[Saved data entries]
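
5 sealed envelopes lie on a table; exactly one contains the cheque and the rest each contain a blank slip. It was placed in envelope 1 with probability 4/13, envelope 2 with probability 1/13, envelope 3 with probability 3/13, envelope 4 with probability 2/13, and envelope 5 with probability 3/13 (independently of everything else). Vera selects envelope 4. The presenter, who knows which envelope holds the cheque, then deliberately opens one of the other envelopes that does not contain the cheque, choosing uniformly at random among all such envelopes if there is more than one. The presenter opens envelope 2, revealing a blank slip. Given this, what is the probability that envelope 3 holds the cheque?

6/23

Apply Bayes' rule, conditioning on where the cheque actually is.
If it is in envelope 1 (prior 4/13): the presenter has 3 equally likely choices, so probability 1/3; weight (4/13)·(1/3) = 4/39.
If it is in envelope 2 (prior 1/13): the presenter opened envelope 2, so this case is ruled out; weight (1/13)·0 = 0.
If it is in either of envelopes 3 and 5 (prior 3/13 each): the presenter has 3 equally likely choices, so probability 1/3; weight (3/13)·(1/3) = 1/13 each.
If it is in envelope 4 (prior 2/13): the presenter has 4 equally likely choices, so probability 1/4; weight (2/13)·(1/4) = 1/26.
The weights sum to 23/78.
So P(the cheque in envelope 3 | the presenter opened envelope 2) = (1/13) / (23/78) = 6/23.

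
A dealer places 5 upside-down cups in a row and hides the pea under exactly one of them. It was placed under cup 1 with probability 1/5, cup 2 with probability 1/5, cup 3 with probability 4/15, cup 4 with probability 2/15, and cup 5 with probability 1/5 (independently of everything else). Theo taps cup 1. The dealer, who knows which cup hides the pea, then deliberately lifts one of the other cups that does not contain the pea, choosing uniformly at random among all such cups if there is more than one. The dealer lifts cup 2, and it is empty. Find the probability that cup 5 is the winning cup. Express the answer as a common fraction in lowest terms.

4/15

Condition on the true location of the pea.
If it is under cup 1 (prior 1/5): the dealer has 4 equally likely choices, so probability 1/4; weight (1/5)·(1/4) = 1/20.
If it is under cup 2 (prior 1/5): the dealer opened cup 2, so this case is ruled out; weight (1/5)·0 = 0.
If it is under cup 3 (prior 4/15): the dealer has 3 equally likely choices, so probability 1/3; weight (4/15)·(1/3) = 4/45.
If it is under cup 4 (prior 2/15): the dealer has 3 equally likely choices, so probability 1/3; weight (2/15)·(1/3) = 2/45.
If it is under cup 5 (prior 1/5): the dealer has 3 equally likely choices, so probability 1/3; weight (1/5)·(1/3) = 1/15.
The weights sum to 1/4.
So P(the pea under cup 5 | the dealer opened cup 2) = (1/15) / (1/4) = 4/15.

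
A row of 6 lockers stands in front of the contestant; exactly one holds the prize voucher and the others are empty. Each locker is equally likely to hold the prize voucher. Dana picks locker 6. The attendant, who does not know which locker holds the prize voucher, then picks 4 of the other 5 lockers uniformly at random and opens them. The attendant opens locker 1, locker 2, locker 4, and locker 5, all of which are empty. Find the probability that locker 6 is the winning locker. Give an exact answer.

Apply Bayes' rule, conditioning on where the prize voucher actually is.
If it is in any of lockers 1, 2, 4, and 5 (prior 1/6 each): that locker was opened and seen not to hold the prize — ruled out; weight (1/6)·0 = 0 each.
If it is in either of lockers 3 and 6 (prior 1/6 each): the attendant picks exactly this set with probability 1/5 regardless, and none is the prize; weight (1/6)·(1/5) = 1/30 each.
The weights sum to 1/15.
So P(the prize voucher in locker 6 | the attendant opened locker 1, locker 2, locker 4, and locker 5) = (1/30) / (1/15) = 1/2.

1/2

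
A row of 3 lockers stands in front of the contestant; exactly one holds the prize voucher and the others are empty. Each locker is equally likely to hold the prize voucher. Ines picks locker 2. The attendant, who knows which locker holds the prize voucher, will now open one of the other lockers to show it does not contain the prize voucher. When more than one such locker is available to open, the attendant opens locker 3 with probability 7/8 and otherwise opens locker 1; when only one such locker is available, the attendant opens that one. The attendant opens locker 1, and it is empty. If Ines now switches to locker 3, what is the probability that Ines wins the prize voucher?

8/9

Consider each possible location of the prize voucher in turn.
If it is in locker 1 (prior 1/3): the attendant opened locker 1, so this case is ruled out; weight (1/3)·0 = 0.
If it is in locker 2 (prior 1/3): locker 3 is available but not opened, probability 1/8; weight (1/3)·(1/8) = 1/24.
If it is in locker 3 (prior 1/3): only locker 1 is available, probability 1; weight (1/3)·1 = 1/3.
The weights sum to 3/8.
So P(the prize voucher in locker 3 | the attendant opened locker 1) = (1/3) / (3/8) = 8/9.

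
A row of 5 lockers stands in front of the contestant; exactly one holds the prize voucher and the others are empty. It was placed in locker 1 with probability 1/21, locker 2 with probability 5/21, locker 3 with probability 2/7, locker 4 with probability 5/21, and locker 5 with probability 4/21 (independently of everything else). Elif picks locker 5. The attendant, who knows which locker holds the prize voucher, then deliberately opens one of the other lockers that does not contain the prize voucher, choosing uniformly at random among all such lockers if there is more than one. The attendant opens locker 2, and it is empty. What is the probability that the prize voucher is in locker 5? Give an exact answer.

Apply Bayes' rule, conditioning on where the prize voucher actually is.
If it is in locker 1 (prior 1/21): the attendant has 3 equally likely choices, so probability 1/3; weight (1/21)·(1/3) = 1/63.
If it is in locker 2 (prior 5/21): the attendant opened locker 2, so this case is ruled out; weight (5/21)·0 = 0.
If it is in locker 3 (prior 2/7): the attendant has 3 equally likely choices, so probability 1/3; weight (2/7)·(1/3) = 2/21.
If it is in locker 4 (prior 5/21): the attendant has 3 equally likely choices, so probability 1/3; weight (5/21)·(1/3) = 5/63.
If it is in locker 5 (prior 4/21): the attendant has 4 equally likely choices, so probability 1/4; weight (4/21)·(1/4) = 1/21.
The weights sum to 5/21.
So P(the prize voucher in locker 5 | the attendant opened locker 2) = (1/21) / (5/21) = 1/5.

1/5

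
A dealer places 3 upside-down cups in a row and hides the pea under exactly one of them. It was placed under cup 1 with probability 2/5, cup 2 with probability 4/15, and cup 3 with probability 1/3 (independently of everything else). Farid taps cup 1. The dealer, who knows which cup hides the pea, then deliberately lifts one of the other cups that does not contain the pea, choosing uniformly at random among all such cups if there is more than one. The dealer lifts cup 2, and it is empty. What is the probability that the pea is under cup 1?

Consider each possible location of the pea in turn.
If it is under cup 1 (prior 2/5): the dealer has 2 equally likely choices, so probability 1/2; weight (2/5)·(1/2) = 1/5.
If it is under cup 2 (prior 4/15): the dealer opened cup 2, so this case is ruled out; weight (4/15)·0 = 0.
If it is under cup 3 (prior 1/3): the dealer has no choice, probability 1; weight (1/3)·1 = 1/3.
The weights sum to 8/15.
So P(the pea under cup 1 | the dealer opened cup 2) = (1/5) / (8/15) = 3/8.

3/8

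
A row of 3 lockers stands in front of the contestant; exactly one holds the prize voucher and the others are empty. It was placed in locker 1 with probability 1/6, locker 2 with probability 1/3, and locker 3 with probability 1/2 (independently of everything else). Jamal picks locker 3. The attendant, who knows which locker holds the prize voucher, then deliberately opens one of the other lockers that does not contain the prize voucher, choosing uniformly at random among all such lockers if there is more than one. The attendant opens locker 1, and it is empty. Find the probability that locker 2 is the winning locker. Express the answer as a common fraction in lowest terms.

4/7

Consider each possible location of the prize voucher in turn.
If it is in locker 1 (prior 1/6): the attendant opened locker 1, so this case is ruled out; weight (1/6)·0 = 0.
If it is in locker 2 (prior 1/3): the attendant has no choice, probability 1; weight (1/3)·1 = 1/3.
If it is in locker 3 (prior 1/2): the attendant has 2 equally likely choices, so probability 1/2; weight (1/2)·(1/2) = 1/4.
The weights sum to 7/12.
So P(the prize voucher in locker 2 | the attendant opened locker 1) = (1/3) / (7/12) = 4/7.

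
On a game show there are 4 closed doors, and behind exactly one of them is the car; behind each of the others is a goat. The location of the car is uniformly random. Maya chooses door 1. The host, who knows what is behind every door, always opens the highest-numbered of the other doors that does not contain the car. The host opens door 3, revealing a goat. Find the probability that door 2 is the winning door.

0

Apply Bayes' rule, conditioning on where the car actually is.
If it is behind either of doors 1 and 2 (prior 1/4 each): the host would have opened door 4 instead, probability 0; weight (1/4)·0 = 0 each.
If it is behind door 3 (prior 1/4): the host opened door 3, so this case is ruled out; weight (1/4)·0 = 0.
If it is behind door 4 (prior 1/4): door 3 is the highest-numbered option available, probability 1; weight (1/4)·1 = 1/4.
The weights sum to 1/4.
So P(the car behind door 2 | the host opened door 3) = 0 / (1/4) = 0.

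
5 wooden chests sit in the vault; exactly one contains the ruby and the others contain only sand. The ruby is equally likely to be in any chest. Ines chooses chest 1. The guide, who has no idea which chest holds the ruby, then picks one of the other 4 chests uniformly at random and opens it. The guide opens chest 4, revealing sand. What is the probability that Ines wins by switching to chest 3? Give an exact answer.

1/4

Because the guide chose which chest to open without knowing where the ruby is, the choice is independent of the prize location. Learning that chest 4 does not hold the ruby simply rules out that one location and leaves the remaining 4 chests still equally likely by symmetry.
So P(the ruby in chest 3) = 1/4.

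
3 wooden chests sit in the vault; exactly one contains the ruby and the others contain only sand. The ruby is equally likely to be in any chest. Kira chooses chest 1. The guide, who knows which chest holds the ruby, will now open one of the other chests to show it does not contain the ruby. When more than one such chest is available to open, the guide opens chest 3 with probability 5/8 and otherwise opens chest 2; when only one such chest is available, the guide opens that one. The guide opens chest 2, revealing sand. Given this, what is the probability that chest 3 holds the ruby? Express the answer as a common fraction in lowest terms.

8/11

Apply Bayes' rule, conditioning on where the ruby actually is.
If it is in chest 1 (prior 1/3): chest 3 is available but not opened, probability 3/8; weight (1/3)·(3/8) = 1/8.
If it is in chest 2 (prior 1/3): the guide opened chest 2, so this case is ruled out; weight (1/3)·0 = 0.
If it is in chest 3 (prior 1/3): only chest 2 is available, probability 1; weight (1/3)·1 = 1/3.
The weights sum to 11/24.
So P(the ruby in chest 3 | the guide opened chest 2) = (1/3) / (11/24) = 8/11.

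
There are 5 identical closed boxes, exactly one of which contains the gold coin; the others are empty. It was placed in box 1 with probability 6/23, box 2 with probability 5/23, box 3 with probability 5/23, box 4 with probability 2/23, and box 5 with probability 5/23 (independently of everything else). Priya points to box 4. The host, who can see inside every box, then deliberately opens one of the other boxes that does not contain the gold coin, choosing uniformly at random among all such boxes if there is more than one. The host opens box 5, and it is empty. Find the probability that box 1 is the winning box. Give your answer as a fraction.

12/35

Condition on the true location of the gold coin.
If it is in box 1 (prior 6/23): the host has 3 equally likely choices, so probability 1/3; weight (6/23)·(1/3) = 2/23.
If it is in either of boxes 2 and 3 (prior 5/23 each): the host has 3 equally likely choices, so probability 1/3; weight (5/23)·(1/3) = 5/69 each.
If it is in box 4 (prior 2/23): the host has 4 equally likely choices, so probability 1/4; weight (2/23)·(1/4) = 1/46.
If it is in box 5 (prior 5/23): the host opened box 5, so this case is ruled out; weight (5/23)·0 = 0.
The weights sum to 35/138.
So P(the gold coin in box 1 | the host opened box 5) = (2/23) / (35/138) = 12/35.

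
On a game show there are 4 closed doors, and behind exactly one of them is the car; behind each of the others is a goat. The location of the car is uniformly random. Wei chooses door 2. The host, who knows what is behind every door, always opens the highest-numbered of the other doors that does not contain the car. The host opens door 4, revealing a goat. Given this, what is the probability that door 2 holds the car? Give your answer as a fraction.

Apply Bayes' rule, conditioning on where the car actually is.
If it is behind any of doors 1, 2, and 3 (prior 1/4 each): door 4 is the highest-numbered option available, probability 1; weight (1/4)·1 = 1/4 each.
If it is behind door 4 (prior 1/4): the host opened door 4, so this case is ruled out; weight (1/4)·0 = 0.
The weights sum to 3/4.
So P(the car behind door 2 | the host opened door 4) = (1/4) / (3/4) = 1/3.

1/3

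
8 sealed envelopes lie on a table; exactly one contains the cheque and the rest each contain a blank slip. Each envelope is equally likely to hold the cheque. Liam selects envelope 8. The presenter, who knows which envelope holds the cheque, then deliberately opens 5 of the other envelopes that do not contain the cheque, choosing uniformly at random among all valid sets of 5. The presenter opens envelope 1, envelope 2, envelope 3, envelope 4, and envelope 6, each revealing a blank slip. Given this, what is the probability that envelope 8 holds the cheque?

1/8

Consider each possible location of the cheque in turn.
If it is in any of envelopes 1, 2, 3, 4, and 6 (prior 1/8 each): that envelope was opened and seen not to hold the prize — ruled out; weight (1/8)·0 = 0 each.
If it is in either of envelopes 5 and 7 (prior 1/8 each): the presenter has 6 equally likely choices, so probability 1/6; weight (1/8)·(1/6) = 1/48 each.
If it is in envelope 8 (prior 1/8): the presenter has 21 equally likely choices, so probability 1/21; weight (1/8)·(1/21) = 1/168.
The weights sum to 1/21.
So P(the cheque in envelope 8 | the presenter opened envelope 1, envelope 2, envelope 3, envelope 4, and envelope 6) = (1/168) / (1/21) = 1/8.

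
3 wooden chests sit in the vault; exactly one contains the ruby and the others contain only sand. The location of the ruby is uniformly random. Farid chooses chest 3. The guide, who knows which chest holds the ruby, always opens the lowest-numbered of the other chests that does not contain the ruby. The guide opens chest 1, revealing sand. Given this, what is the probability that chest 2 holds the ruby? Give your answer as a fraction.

1/2

Consider each possible location of the ruby in turn.
If it is in chest 1 (prior 1/3): the guide opened chest 1, so this case is ruled out; weight (1/3)·0 = 0.
If it is in either of chests 2 and 3 (prior 1/3 each): chest 1 is the lowest-numbered option available, probability 1; weight (1/3)·1 = 1/3 each.
The weights sum to 2/3.
So P(the ruby in chest 2 | the guide opened chest 1) = (1/3) / (2/3) = 1/2.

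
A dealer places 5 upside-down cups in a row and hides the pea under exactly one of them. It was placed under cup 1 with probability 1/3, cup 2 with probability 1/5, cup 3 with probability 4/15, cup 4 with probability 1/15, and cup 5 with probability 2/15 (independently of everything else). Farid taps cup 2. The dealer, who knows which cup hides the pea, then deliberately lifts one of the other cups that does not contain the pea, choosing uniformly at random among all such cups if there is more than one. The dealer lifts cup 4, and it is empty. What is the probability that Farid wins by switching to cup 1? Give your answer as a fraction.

Apply Bayes' rule, conditioning on where the pea actually is.
If it is under cup 1 (prior 1/3): the dealer has 3 equally likely choices, so probability 1/3; weight (1/3)·(1/3) = 1/9.
If it is under cup 2 (prior 1/5): the dealer has 4 equally likely choices, so probability 1/4; weight (1/5)·(1/4) = 1/20.
If it is under cup 3 (prior 4/15): the dealer has 3 equally likely choices, so probability 1/3; weight (4/15)·(1/3) = 4/45.
If it is under cup 4 (prior 1/15): the dealer opened cup 4, so this case is ruled out; weight (1/15)·0 = 0.
If it is under cup 5 (prior 2/15): the dealer has 3 equally likely choices, so probability 1/3; weight (2/15)·(1/3) = 2/45.
The weights sum to 53/180.
So P(the pea under cup 1 | the dealer opened cup 4) = (1/9) / (53/180) = 20/53.

20/53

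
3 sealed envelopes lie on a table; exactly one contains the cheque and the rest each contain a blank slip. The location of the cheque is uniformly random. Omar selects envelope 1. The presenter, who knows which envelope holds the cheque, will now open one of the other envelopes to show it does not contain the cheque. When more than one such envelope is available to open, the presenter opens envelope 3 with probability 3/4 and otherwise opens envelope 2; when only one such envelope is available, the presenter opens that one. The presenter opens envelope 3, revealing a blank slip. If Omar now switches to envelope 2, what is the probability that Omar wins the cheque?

Condition on the true location of the cheque.
If it is in envelope 1 (prior 1/3): envelope 3 is available, opened with probability 3/4; weight (1/3)·(3/4) = 1/4.
If it is in envelope 2 (prior 1/3): only envelope 3 is available, probability 1; weight (1/3)·1 = 1/3.
If it is in envelope 3 (prior 1/3): the presenter opened envelope 3, so this case is ruled out; weight (1/3)·0 = 0.
The weights sum to 7/12.
So P(the cheque in envelope 2 | the presenter opened envelope 3) = (1/3) / (7/12) = 4/7.

4/7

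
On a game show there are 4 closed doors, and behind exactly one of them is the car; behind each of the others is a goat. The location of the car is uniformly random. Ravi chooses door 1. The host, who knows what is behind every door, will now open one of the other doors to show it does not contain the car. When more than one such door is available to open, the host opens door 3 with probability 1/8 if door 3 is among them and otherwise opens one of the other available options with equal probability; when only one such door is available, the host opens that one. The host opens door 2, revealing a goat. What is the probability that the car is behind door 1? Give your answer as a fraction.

7/29

Apply Bayes' rule, conditioning on where the car actually is.
If it is behind door 1 (prior 1/4): door 3 is available but not opened; door 2 gets probability (1 − 1/8)/2 = 7/16; weight (1/4)·(7/16) = 7/64.
If it is behind door 2 (prior 1/4): the host opened door 2, so this case is ruled out; weight (1/4)·0 = 0.
If it is behind door 3 (prior 1/4): door 3 holds the prize so is unavailable; the host chooses uniformly among the 2 others, probability 1/2; weight (1/4)·(1/2) = 1/8.
If it is behind door 4 (prior 1/4): door 3 is available but not opened, probability 7/8; weight (1/4)·(7/8) = 7/32.
The weights sum to 29/64.
So P(the car behind door 1 | the host opened door 2) = (7/64) / (29/64) = 7/29.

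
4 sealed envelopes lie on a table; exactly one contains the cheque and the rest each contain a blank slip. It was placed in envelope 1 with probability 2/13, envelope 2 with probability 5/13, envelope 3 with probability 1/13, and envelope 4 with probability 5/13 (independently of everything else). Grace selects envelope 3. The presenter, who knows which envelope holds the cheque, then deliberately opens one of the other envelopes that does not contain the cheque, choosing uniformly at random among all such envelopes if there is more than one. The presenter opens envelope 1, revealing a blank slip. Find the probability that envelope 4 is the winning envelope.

15/32

Consider each possible location of the cheque in turn.
If it is in envelope 1 (prior 2/13): the presenter opened envelope 1, so this case is ruled out; weight (2/13)·0 = 0.
If it is in either of envelopes 2 and 4 (prior 5/13 each): the presenter has 2 equally likely choices, so probability 1/2; weight (5/13)·(1/2) = 5/26 each.
If it is in envelope 3 (prior 1/13): the presenter has 3 equally likely choices, so probability 1/3; weight (1/13)·(1/3) = 1/39.
The weights sum to 16/39.
So P(the cheque in envelope 4 | the presenter opened envelope 1) = (5/26) / (16/39) = 15/32.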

> Your objective: Where a line contains "4 sealed envelopes", begin there and output each line through the end of the data above, exactly; give no other lines.

> Solution for this task:
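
4 sealed envelopes lie on a table; exactly one contains the cheque and the rest each contain a blank slip. It was placed in envelope 1 with probability 2/13, envelope 2 with probability 5/13, envelope 3 with probability 1/13, and envelope 4 with probability 5/13 (independently of everything else). Grace selects envelope 3. The presenter, who knows which envelope holds the cheque, then deliberately opens one of the other envelopes that does not contain the cheque, choosing uniformly at random among all such envelopes if there is more than one. The presenter opens envelope 1, revealing a blank slip. Find the probability that envelope 4 is the winning envelope.

15/32

Consider each possible location of the cheque in turn.
If it is in envelope 1 (prior 2/13): the presenter opened envelope 1, so this case is ruled out; weight (2/13)·0 = 0.
If it is in either of envelopes 2 and 4 (prior 5/13 each): the presenter has 2 equally likely choices, so probability 1/2; weight (5/13)·(1/2) = 5/26 each.
If it is in envelope 3 (prior 1/13): the presenter has 3 equally likely choices, so probability 1/3; weight (1/13)·(1/3) = 1/39.
The weights sum to 16/39.
So P(the cheque in envelope 4 | the presenter opened envelope 1) = (5/26) / (16/39) = 15/32.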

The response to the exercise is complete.